Collected data:
• • • •

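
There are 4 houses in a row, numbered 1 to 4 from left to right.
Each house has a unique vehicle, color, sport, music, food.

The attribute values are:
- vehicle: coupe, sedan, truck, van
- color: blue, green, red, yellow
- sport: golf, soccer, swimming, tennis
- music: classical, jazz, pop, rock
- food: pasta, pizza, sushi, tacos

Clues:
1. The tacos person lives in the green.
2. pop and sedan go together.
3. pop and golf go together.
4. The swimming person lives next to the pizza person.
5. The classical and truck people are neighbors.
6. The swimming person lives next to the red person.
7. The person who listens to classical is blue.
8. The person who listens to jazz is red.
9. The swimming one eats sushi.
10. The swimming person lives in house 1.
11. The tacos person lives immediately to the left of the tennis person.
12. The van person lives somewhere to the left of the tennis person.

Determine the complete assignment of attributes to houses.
Solution:

House | Vehicle | Color | Sport | Music | Food
----------------------------------------------
  1   | van | blue | swimming | classical | sushi
  2   | truck | red | soccer | jazz | pizza
  3   | sedan | green | golf | pop | tacos
  4   | coupe | yellow | tennis | rock | pasta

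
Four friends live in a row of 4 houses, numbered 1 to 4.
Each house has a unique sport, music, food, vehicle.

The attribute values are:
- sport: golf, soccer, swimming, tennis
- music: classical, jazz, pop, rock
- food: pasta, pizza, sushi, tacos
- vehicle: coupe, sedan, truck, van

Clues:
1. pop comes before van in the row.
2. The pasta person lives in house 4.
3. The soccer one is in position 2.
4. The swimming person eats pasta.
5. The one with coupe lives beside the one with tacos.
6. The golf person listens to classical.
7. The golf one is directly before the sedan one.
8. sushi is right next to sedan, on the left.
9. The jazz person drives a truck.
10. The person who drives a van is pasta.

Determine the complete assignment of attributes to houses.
Solution:

House | Sport | Music | Food | Vehicle
--------------------------------------
  1   | golf | classical | sushi | coupe
  2   | soccer | pop | tacos | sedan
  3   | tennis | jazz | pizza | truck
  4   | swimming | rock | pasta | van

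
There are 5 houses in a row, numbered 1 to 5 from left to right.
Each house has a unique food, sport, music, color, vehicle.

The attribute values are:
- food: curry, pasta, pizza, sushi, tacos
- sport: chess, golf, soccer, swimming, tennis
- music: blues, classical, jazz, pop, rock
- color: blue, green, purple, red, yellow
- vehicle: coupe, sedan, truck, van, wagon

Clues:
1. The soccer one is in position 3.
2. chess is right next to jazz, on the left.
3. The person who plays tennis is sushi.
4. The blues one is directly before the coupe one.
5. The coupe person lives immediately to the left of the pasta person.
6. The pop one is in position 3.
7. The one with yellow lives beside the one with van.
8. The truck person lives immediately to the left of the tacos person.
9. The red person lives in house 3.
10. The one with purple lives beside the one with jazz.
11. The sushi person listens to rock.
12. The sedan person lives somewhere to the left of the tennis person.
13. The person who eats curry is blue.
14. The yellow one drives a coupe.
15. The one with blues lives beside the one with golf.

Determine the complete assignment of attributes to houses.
Solution:

House | Food | Sport | Music | Color | Vehicle
----------------------------------------------
  1   | pizza | chess | blues | purple | truck
  2   | tacos | golf | jazz | yellow | coupe
  3   | pasta | soccer | pop | red | van
  4   | curry | swimming | classical | blue | sedan
  5   | sushi | tennis | rock | green | wagon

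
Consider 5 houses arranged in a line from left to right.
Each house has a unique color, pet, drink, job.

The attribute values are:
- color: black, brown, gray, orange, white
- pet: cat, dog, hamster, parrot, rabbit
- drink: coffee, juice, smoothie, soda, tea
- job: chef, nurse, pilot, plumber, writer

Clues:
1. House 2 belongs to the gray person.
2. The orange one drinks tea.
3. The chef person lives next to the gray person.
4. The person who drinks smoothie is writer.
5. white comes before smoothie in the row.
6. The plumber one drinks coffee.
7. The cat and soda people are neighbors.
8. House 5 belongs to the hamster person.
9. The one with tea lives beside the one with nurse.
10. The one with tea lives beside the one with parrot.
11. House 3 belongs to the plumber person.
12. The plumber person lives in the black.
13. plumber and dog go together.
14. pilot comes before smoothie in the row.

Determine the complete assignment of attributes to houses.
Solution:

House | Color | Pet | Drink | Job
---------------------------------
  1   | orange | cat | tea | chef
  2   | gray | parrot | soda | nurse
  3   | black | dog | coffee | plumber
  4   | white | rabbit | juice | pilot
  5   | brown | hamster | smoothie | writer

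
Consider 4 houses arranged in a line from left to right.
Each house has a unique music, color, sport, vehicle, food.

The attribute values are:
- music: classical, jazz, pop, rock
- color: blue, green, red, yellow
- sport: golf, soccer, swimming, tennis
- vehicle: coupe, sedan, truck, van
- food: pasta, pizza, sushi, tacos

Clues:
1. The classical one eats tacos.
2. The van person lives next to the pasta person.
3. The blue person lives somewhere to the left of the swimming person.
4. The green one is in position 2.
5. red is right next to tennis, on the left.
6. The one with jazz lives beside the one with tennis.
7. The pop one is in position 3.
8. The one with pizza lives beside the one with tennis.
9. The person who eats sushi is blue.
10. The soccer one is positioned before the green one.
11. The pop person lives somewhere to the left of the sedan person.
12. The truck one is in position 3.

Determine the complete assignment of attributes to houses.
Solution:

House | Music | Color | Sport | Vehicle | Food
----------------------------------------------
  1   | jazz | red | soccer | van | pizza
  2   | rock | green | tennis | coupe | pasta
  3   | pop | blue | golf | truck | sushi
  4   | classical | yellow | swimming | sedan | tacos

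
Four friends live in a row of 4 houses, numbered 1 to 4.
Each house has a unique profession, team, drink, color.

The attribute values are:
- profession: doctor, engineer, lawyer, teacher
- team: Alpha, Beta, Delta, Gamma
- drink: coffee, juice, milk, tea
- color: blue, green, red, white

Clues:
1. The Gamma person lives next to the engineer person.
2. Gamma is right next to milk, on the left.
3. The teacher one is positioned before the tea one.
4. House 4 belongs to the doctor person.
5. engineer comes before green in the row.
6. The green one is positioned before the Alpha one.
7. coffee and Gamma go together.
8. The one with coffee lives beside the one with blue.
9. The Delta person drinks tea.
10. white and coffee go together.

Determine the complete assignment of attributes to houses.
Solution:

House | Profession | Team | Drink | Color
-----------------------------------------
  1   | teacher | Gamma | coffee | white
  2   | engineer | Beta | milk | blue
  3   | lawyer | Delta | tea | green
  4   | doctor | Alpha | juice | red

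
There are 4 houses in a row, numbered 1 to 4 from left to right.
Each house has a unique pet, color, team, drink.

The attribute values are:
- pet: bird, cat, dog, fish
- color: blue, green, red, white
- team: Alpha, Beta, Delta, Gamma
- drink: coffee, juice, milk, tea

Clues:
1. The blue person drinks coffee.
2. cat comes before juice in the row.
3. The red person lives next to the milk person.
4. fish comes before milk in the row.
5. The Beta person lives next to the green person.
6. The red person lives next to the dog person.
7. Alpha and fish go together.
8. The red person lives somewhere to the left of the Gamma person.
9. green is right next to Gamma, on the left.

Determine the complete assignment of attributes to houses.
Solution:

House | Pet | Color | Team | Drink
----------------------------------
  1   | fish | blue | Alpha | coffee
  2   | cat | red | Beta | tea
  3   | dog | green | Delta | milk
  4   | bird | white | Gamma | juice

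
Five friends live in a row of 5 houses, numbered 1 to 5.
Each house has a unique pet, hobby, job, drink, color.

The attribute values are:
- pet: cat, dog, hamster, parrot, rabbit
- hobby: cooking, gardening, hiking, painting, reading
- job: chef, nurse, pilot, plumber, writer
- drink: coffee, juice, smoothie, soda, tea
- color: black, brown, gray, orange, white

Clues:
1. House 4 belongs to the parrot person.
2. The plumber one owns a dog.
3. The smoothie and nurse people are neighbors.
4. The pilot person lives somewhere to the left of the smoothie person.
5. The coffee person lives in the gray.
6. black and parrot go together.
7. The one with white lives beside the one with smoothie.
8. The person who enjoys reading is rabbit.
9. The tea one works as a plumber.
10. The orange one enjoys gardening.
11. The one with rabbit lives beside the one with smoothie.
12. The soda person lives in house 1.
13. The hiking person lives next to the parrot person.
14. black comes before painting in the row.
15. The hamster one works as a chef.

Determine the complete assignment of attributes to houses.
Solution:

House | Pet | Hobby | Job | Drink | Color
-----------------------------------------
  1   | rabbit | reading | pilot | soda | white
  2   | hamster | gardening | chef | smoothie | orange
  3   | cat | hiking | nurse | coffee | gray
  4   | parrot | cooking | writer | juice | black
  5   | dog | painting | plumber | tea | brown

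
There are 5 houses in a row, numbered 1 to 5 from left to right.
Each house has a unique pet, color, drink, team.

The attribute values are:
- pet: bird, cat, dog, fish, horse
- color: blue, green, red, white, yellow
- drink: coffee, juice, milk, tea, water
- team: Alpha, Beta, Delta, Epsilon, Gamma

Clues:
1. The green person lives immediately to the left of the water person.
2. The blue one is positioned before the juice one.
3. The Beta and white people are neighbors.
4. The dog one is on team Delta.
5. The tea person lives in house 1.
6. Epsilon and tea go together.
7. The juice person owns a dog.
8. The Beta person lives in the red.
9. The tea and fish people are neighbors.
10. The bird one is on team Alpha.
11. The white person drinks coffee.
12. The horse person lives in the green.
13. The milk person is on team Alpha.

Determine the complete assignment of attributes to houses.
Solution:

House | Pet | Color | Drink | Team
----------------------------------
  1   | horse | green | tea | Epsilon
  2   | fish | red | water | Beta
  3   | cat | white | coffee | Gamma
  4   | bird | blue | milk | Alpha
  5   | dog | yellow | juice | Delta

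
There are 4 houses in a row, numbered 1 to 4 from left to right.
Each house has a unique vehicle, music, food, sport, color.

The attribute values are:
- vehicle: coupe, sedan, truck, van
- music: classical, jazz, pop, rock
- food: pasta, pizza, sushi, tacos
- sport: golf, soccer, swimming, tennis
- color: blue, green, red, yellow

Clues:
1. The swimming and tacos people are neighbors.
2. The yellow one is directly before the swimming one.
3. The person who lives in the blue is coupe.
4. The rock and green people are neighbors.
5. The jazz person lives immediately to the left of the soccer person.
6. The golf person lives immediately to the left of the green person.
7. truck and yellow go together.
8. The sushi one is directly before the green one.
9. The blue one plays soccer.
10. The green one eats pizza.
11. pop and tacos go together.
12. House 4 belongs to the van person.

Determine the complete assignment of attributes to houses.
Solution:

House | Vehicle | Music | Food | Sport | Color
----------------------------------------------
  1   | truck | rock | sushi | golf | yellow
  2   | sedan | jazz | pizza | swimming | green
  3   | coupe | pop | tacos | soccer | blue
  4   | van | classical | pasta | tennis | red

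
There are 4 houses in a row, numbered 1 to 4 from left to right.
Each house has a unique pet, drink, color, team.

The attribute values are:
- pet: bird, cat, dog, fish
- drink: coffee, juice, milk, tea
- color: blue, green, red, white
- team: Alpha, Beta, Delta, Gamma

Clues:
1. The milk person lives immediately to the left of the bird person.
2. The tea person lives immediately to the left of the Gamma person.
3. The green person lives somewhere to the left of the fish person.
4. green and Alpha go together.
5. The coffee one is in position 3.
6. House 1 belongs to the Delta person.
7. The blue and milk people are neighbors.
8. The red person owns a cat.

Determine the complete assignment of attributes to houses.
Solution:

House | Pet | Drink | Color | Team
----------------------------------
  1   | dog | tea | blue | Delta
  2   | cat | milk | red | Gamma
  3   | bird | coffee | green | Alpha
  4   | fish | juice | white | Beta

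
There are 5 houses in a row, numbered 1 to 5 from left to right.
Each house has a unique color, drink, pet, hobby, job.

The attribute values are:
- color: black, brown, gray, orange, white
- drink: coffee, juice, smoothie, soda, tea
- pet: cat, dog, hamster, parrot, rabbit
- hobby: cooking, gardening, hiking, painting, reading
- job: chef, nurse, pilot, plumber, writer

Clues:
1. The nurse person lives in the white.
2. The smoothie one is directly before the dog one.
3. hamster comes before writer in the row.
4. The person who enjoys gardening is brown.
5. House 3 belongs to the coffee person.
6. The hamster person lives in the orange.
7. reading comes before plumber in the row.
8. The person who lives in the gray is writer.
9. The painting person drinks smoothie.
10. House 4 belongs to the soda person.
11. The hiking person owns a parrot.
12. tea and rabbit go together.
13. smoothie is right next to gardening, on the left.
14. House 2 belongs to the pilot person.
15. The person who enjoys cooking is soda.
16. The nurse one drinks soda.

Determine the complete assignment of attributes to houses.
Solution:

House | Color | Drink | Pet | Hobby | Job
-----------------------------------------
  1   | black | tea | rabbit | reading | chef
  2   | orange | smoothie | hamster | painting | pilot
  3   | brown | coffee | dog | gardening | plumber
  4   | white | soda | cat | cooking | nurse
  5   | gray | juice | parrot | hiking | writer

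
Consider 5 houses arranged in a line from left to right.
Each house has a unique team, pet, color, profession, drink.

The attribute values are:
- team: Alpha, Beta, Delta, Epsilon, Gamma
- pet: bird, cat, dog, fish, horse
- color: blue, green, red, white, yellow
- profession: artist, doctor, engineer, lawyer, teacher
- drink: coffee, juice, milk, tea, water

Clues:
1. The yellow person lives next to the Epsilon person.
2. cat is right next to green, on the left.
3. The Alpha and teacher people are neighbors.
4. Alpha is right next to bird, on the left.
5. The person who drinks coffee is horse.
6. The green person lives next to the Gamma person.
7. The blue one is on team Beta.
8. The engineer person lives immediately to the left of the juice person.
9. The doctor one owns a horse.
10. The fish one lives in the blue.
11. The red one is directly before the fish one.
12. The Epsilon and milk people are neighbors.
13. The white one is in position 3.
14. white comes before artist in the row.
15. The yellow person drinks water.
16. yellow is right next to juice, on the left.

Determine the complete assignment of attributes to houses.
Solution:

House | Team | Pet | Color | Profession | Drink
-----------------------------------------------
  1   | Alpha | cat | yellow | engineer | water
  2   | Epsilon | bird | green | teacher | juice
  3   | Gamma | dog | white | lawyer | milk
  4   | Delta | horse | red | doctor | coffee
  5   | Beta | fish | blue | artist | tea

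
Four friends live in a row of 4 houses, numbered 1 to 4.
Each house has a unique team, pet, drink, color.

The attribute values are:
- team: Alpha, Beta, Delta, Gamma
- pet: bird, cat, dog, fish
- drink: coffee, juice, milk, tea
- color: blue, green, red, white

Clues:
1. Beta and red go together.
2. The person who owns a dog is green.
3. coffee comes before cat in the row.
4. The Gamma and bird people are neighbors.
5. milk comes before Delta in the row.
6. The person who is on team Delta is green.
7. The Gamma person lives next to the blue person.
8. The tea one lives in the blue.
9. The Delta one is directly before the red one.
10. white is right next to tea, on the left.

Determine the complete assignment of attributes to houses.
Solution:

House | Team | Pet | Drink | Color
----------------------------------
  1   | Gamma | fish | milk | white
  2   | Alpha | bird | tea | blue
  3   | Delta | dog | coffee | green
  4   | Beta | cat | juice | red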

• • • •

:: WHAT NEEDS TO BE DONE ::
Beginning at the line above with "13. smoothie is" and finishing at the line with "16. yellow is", return each line exactly and return nothing else.

:: WRITTEN ANSWER ::
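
13. smoothie is right next to gardening, on the left.
14. House 2 belongs to the pilot person.
15. The person who enjoys cooking is soda.
16. The nurse one drinks soda.

Determine the complete assignment of attributes to houses.
Solution:

House | Color | Drink | Pet | Hobby | Job
-----------------------------------------
  1   | black | tea | rabbit | reading | chef
  2   | orange | smoothie | hamster | painting | pilot
  3   | brown | coffee | dog | gardening | plumber
  4   | white | soda | cat | cooking | nurse
  5   | gray | juice | parrot | hiking | writer

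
Consider 5 houses arranged in a line from left to right.
Each house has a unique team, pet, color, profession, drink.

The attribute values are:
- team: Alpha, Beta, Delta, Epsilon, Gamma
- pet: bird, cat, dog, fish, horse
- color: blue, green, red, white, yellow
- profession: artist, doctor, engineer, lawyer, teacher
- drink: coffee, juice, milk, tea, water

Clues:
1. The yellow person lives next to the Epsilon person.
2. cat is right next to green, on the left.
3. The Alpha and teacher people are neighbors.
4. Alpha is right next to bird, on the left.
5. The person who drinks coffee is horse.
6. The green person lives next to the Gamma person.
7. The blue one is on team Beta.
8. The engineer person lives immediately to the left of the juice person.
9. The doctor one owns a horse.
10. The fish one lives in the blue.
11. The red one is directly before the fish one.
12. The Epsilon and milk people are neighbors.
13. The white one is in position 3.
14. white comes before artist in the row.
15. The yellow person drinks water.
16. yellow is right next to juice, on the left.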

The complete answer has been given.